[Stored items]
■ ■ ■ ■

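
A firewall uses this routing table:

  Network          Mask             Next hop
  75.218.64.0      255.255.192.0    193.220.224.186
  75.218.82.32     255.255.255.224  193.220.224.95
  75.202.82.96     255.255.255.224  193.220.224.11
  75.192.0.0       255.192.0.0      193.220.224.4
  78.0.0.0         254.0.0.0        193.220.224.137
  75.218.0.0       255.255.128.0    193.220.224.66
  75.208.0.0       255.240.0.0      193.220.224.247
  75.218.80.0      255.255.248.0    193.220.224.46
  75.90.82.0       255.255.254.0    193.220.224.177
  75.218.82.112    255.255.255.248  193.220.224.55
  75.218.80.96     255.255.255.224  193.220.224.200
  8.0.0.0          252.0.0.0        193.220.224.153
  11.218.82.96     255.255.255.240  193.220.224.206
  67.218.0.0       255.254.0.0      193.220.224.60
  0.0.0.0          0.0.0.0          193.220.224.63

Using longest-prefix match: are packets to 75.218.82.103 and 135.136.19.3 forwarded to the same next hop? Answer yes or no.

no

75.218.82.103: longest match 75.218.80.0/21 -> 193.220.224.46
135.136.19.3: longest match 0.0.0.0/0 -> 193.220.224.63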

■ ■ ■ ■

◆ WHAT YOU NEED TO DO ◆
From the records above, extract every line exactly as it stands.

◆ ANSWER TO THIS TASK ◆
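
A firewall uses this routing table:

  Network          Mask             Next hop
  75.218.64.0      255.255.192.0    193.220.224.186
  75.218.82.32     255.255.255.224  193.220.224.95
  75.202.82.96     255.255.255.224  193.220.224.11
  75.192.0.0       255.192.0.0      193.220.224.4
  78.0.0.0         254.0.0.0        193.220.224.137
  75.218.0.0       255.255.128.0    193.220.224.66
  75.208.0.0       255.240.0.0      193.220.224.247
  75.218.80.0      255.255.248.0    193.220.224.46
  75.90.82.0       255.255.254.0    193.220.224.177
  75.218.82.112    255.255.255.248  193.220.224.55
  75.218.80.96     255.255.255.224  193.220.224.200
  8.0.0.0          252.0.0.0        193.220.224.153
  11.218.82.96     255.255.255.240  193.220.224.206
  67.218.0.0       255.254.0.0      193.220.224.60
  0.0.0.0          0.0.0.0          193.220.224.63

Using longest-prefix match: are packets to 75.218.82.103 and 135.136.19.3 forwarded to the same next hop? Answer yes or no.

no

75.218.82.103: longest match 75.218.80.0/21 -> 193.220.224.46
135.136.19.3: longest match 0.0.0.0/0 -> 193.220.224.63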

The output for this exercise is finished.